Saved data entries

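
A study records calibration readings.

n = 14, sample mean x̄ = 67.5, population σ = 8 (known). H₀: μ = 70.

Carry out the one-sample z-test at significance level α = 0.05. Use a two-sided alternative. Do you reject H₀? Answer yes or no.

SE = σ/√n = 8/√14 = 2.1381
z = (x̄−μ₀)/SE = (67.5−70)/2.1381 = -1.1693
p-value (two-sided) = 0.24230
At α=0.05: p ≥ α → fail to reject H₀

reject H₀: no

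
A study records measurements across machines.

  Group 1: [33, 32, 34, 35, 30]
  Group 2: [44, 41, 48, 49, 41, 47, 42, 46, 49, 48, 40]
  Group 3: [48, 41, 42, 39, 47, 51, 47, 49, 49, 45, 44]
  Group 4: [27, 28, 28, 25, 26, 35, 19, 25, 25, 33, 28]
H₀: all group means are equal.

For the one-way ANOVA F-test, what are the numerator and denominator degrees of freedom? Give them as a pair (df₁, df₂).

k = 4 groups, N = 38 total
df = (k−1, N−k) = (4−1, 38−4) = (3, 34)

degrees of freedom = [3, 34]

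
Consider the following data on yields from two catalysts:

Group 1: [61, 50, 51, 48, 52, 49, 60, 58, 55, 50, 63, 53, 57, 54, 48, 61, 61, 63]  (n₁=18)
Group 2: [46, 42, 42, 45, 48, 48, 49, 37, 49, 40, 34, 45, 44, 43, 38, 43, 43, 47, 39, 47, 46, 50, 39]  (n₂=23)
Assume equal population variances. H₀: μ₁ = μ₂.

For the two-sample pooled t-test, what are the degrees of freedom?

df = n₁ + n₂ − 2 = 18 + 23 − 2 = 39

degrees of freedom = 39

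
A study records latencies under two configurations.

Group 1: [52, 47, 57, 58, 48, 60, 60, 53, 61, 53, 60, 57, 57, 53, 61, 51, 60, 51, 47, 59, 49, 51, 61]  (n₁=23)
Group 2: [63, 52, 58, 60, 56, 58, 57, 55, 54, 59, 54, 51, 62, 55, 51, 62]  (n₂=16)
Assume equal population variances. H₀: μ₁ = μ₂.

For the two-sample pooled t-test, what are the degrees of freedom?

degrees of freedom = 37

df = n₁ + n₂ − 2 = 23 + 16 − 2 = 37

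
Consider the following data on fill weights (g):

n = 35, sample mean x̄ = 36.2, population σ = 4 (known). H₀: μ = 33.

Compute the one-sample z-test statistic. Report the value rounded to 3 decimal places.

SE = σ/√n = 4/√35 = 0.6761
z = (x̄−μ₀)/SE = (36.2−33)/0.6761 = 4.7329

test statistic = 4.733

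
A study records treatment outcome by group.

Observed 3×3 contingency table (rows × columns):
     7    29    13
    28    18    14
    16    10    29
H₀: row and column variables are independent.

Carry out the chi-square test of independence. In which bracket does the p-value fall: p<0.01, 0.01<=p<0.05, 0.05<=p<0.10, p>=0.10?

p-value bracket: p<0.01

Row totals [49, 60, 55], col totals [51, 57, 56], n=164
χ² = (7−15.24)²/15.24 + (29−17.03)²/17.03 + (13−16.73)²/16.73 + (28−18.66)²/18.66 + (18−20.85)²/20.85 + (14−20.49)²/20.49 + (16−17.10)²/17.10 + (10−19.12)²/19.12 + (29−18.78)²/18.78 = 30.7994
df = 4
p-value (upper-tail) = 0.00000
→ bracket: p<0.01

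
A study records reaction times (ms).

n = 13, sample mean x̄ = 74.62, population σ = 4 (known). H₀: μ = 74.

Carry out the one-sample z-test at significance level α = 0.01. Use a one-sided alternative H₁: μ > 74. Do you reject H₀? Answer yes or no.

SE = σ/√n = 4/√13 = 1.1094
z = (x̄−μ₀)/SE = (74.62−74)/1.1094 = 0.5589
p-value (one-sided, H₁ greater) = 0.28813
At α=0.01: p ≥ α → fail to reject H₀

reject H₀: no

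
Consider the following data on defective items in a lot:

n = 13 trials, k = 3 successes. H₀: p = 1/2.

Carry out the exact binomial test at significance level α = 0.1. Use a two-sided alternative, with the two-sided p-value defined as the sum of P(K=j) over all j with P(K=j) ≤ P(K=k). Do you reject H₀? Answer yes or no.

Exact binomial: n=13, k=3, p₀=1/2=0.5000
P(X=j) = C(n,j)·p₀^j·(1−p₀)^(n−j); p = Σ P(X=j) over j with P(X=j) ≤ P(X=3)
p-value (two-sided) = 0.09229
At α=0.1: p < α → reject H₀

reject H₀: yes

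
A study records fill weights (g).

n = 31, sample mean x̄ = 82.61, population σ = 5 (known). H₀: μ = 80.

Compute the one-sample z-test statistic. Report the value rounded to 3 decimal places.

SE = σ/√n = 5/√31 = 0.8980
z = (x̄−μ₀)/SE = (82.61−80)/0.8980 = 2.9064

test statistic = 2.906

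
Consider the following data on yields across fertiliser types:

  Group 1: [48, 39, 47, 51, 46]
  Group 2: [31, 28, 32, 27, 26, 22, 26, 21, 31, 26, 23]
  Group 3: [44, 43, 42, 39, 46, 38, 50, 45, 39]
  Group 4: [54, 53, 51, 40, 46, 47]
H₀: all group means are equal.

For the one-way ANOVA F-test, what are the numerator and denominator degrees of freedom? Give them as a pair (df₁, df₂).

k = 4 groups, N = 31 total
df = (k−1, N−k) = (4−1, 31−4) = (3, 27)

degrees of freedom = [3, 27]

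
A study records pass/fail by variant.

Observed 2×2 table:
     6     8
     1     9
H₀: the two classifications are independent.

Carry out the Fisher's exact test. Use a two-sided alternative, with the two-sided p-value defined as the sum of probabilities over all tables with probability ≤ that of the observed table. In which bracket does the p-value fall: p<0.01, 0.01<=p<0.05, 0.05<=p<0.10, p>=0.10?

Margins: r₁=14, r₂=10, c₁=7, c₂=17, n=24
p_obs = C(14,6)·C(10,1)/C(24,7); sum pmf over tables with pmf ≤ p_obs
p-value (two-sided) = 0.17178
→ bracket: p>=0.10

p-value bracket: p>=0.10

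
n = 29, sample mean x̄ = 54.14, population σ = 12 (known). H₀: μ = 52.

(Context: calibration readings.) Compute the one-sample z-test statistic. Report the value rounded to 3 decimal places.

SE = σ/√n = 12/√29 = 2.2283
z = (x̄−μ₀)/SE = (54.14−52)/2.2283 = 0.9604

test statistic = 0.960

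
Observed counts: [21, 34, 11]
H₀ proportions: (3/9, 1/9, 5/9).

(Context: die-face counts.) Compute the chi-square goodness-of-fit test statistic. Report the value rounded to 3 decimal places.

n = 66; E_i = n·p_i = [22.00, 7.33, 36.67]
χ² = (21−22.00)²/22.00 + (34−7.33)²/7.33 + (11−36.67)²/36.67 = 114.9818
df = 2

test statistic = 114.982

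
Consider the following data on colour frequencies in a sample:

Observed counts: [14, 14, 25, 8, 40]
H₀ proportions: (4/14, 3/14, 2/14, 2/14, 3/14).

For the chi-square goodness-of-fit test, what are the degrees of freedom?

df = k − 1 = 5 − 1 = 4

degrees of freedom = 4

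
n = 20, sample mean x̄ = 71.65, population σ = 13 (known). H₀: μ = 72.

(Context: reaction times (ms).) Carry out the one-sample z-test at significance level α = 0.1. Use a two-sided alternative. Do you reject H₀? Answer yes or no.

SE = σ/√n = 13/√20 = 2.9069
z = (x̄−μ₀)/SE = (71.65−72)/2.9069 = -0.1204
p-value (two-sided) = 0.90416
At α=0.1: p ≥ α → fail to reject H₀

reject H₀: no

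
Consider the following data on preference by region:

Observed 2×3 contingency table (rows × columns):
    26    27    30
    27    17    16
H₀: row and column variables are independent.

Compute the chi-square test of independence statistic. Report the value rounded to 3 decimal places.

test statistic = 2.929

Row totals [83, 60], col totals [53, 44, 46], n=143
χ² = (26−30.76)²/30.76 + (27−25.54)²/25.54 + (30−26.70)²/26.70 + (27−22.24)²/22.24 + (17−18.46)²/18.46 + (16−19.30)²/19.30 = 2.9289
df = 2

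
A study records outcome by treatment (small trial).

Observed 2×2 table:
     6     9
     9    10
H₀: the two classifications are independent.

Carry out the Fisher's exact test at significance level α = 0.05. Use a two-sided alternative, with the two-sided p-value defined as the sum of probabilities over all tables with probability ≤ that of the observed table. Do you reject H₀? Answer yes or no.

Margins: r₁=15, r₂=19, c₁=15, c₂=19, n=34
p_obs = C(15,6)·C(19,9)/C(34,15); sum pmf over tables with pmf ≤ p_obs
p-value (two-sided) = 0.73794
At α=0.05: p ≥ α → fail to reject H₀

reject H₀: no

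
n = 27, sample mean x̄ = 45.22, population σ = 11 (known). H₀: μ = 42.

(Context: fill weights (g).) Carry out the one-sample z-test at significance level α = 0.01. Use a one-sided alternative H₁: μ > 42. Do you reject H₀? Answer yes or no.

reject H₀: no

SE = σ/√n = 11/√27 = 2.1170
z = (x̄−μ₀)/SE = (45.22−42)/2.1170 = 1.5211
p-value (one-sided, H₁ greater) = 0.06412
At α=0.01: p ≥ α → fail to reject H₀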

**Your task:**
Search the records for the string "Consider" and return every line in which it occurs.

**Task response:**
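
Consider the following data on yields from two catalysts:
Consider the following data on fill weights (g):
Consider the following data on defective items in a lot:
Consider the following data on yields across fertiliser types:
Consider the following data on colour frequencies in a sample:
Consider the following data on preference by region: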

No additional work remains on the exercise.